**EXERCISE DESCRIPTION:** What you return must match the material exactly, with every line present.

**EXTRACTED DATA:**
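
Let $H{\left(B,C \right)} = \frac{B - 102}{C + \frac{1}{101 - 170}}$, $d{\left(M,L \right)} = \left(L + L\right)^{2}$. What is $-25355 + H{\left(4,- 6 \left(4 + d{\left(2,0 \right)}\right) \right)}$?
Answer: $- \frac{42006473}{1657} \approx -25351.0$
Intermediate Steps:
$d{\left(M,L \right)} = 4 L^{2}$ ($d{\left(M,L \right)} = \left(2 L\right)^{2} = 4 L^{2}$)
$H{\left(B,C \right)} = \frac{-102 + B}{- \frac{1}{69} + C}$ ($H{\left(B,C \right)} = \frac{-102 + B}{C + \frac{1}{-69}} = \frac{-102 + B}{C - \frac{1}{69}} = \frac{-102 + B}{- \frac{1}{69} + C}$)
$-25355 + H{\left(4,- 6 \left(4 + d{\left(2,0 \right)}\right) \right)} = -25355 + \frac{69 \left(-102 + 4\right)}{-1 + 69 \left(- 6 \left(4 + 4 \cdot 0^{2}\right)\right)} = -25355 + 69 \frac{1}{-1 + 69 \left(- 6 \left(4 + 4 \cdot 0\right)\right)} \left(-98\right) = -25355 + 69 \frac{1}{-1 + 69 \left(- 6 \left(4 + 0\right)\right)} \left(-98\right) = -25355 + 69 \frac{1}{-1 + 69 \left(\left(-6\right) 4\right)} \left(-98\right) = -25355 + 69 \frac{1}{-1 + 69 \left(-24\right)} \left(-98\right) = -25355 + 69 \frac{1}{-1 - 1656} \left(-98\right) = -25355 + 69 \frac{1}{-1657} \left(-98\right) = -25355 + 69 \left(- \frac{1}{1657}\right) \left(-98\right) = -25355 + \frac{6762}{1657} = - \frac{42006473}{1657}$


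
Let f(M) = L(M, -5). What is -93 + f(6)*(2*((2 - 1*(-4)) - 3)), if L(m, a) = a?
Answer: -123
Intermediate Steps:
f(M) = -5
-93 + f(6)*(2*((2 - 1*(-4)) - 3)) = -93 - 10*((2 - 1*(-4)) - 3) = -93 - 10*((2 + 4) - 3) = -93 - 10*(6 - 3) = -93 - 10*3 = -93 - 5*6 = -93 - 30 = -123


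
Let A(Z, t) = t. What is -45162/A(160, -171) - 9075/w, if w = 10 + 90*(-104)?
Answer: 171239/646 ≈ 265.08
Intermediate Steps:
w = -9350 (w = 10 - 9360 = -9350)
-45162/A(160, -171) - 9075/w = -45162/(-171) - 9075/(-9350) = -45162*(-1/171) - 9075*(-1/9350) = 5018/19 + 33/34 = 171239/646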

**EXERCISE RESPONSE:**
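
Let $H{\left(B,C \right)} = \frac{B - 102}{C + \frac{1}{101 - 170}}$, $d{\left(M,L \right)} = \left(L + L\right)^{2}$. What is $-25355 + H{\left(4,- 6 \left(4 + d{\left(2,0 \right)}\right) \right)}$?
Answer: $- \frac{42006473}{1657} \approx -25351.0$
Intermediate Steps:
$d{\left(M,L \right)} = 4 L^{2}$ ($d{\left(M,L \right)} = \left(2 L\right)^{2} = 4 L^{2}$)
$H{\left(B,C \right)} = \frac{-102 + B}{- \frac{1}{69} + C}$ ($H{\left(B,C \right)} = \frac{-102 + B}{C + \frac{1}{-69}} = \frac{-102 + B}{C - \frac{1}{69}} = \frac{-102 + B}{- \frac{1}{69} + C}$)
$-25355 + H{\left(4,- 6 \left(4 + d{\left(2,0 \right)}\right) \right)} = -25355 + \frac{69 \left(-102 + 4\right)}{-1 + 69 \left(- 6 \left(4 + 4 \cdot 0^{2}\right)\right)} = -25355 + 69 \frac{1}{-1 + 69 \left(- 6 \left(4 + 4 \cdot 0\right)\right)} \left(-98\right) = -25355 + 69 \frac{1}{-1 + 69 \left(- 6 \left(4 + 0\right)\right)} \left(-98\right) = -25355 + 69 \frac{1}{-1 + 69 \left(\left(-6\right) 4\right)} \left(-98\right) = -25355 + 69 \frac{1}{-1 + 69 \left(-24\right)} \left(-98\right) = -25355 + 69 \frac{1}{-1 - 1656} \left(-98\right) = -25355 + 69 \frac{1}{-1657} \left(-98\right) = -25355 + 69 \left(- \frac{1}{1657}\right) \left(-98\right) = -25355 + \frac{6762}{1657} = - \frac{42006473}{1657}$


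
Let f(M) = L(M, -5). What is -93 + f(6)*(2*((2 - 1*(-4)) - 3)), if L(m, a) = a?
Answer: -123
Intermediate Steps:
f(M) = -5
-93 + f(6)*(2*((2 - 1*(-4)) - 3)) = -93 - 10*((2 - 1*(-4)) - 3) = -93 - 10*((2 + 4) - 3) = -93 - 10*(6 - 3) = -93 - 10*3 = -93 - 5*6 = -93 - 30 = -123


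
Let A(Z, t) = t. What is -45162/A(160, -171) - 9075/w, if w = 10 + 90*(-104)?
Answer: 171239/646 ≈ 265.08
Intermediate Steps:
w = -9350 (w = 10 - 9360 = -9350)
-45162/A(160, -171) - 9075/w = -45162/(-171) - 9075/(-9350) = -45162*(-1/171) - 9075*(-1/9350) = 5018/19 + 33/34 = 171239/646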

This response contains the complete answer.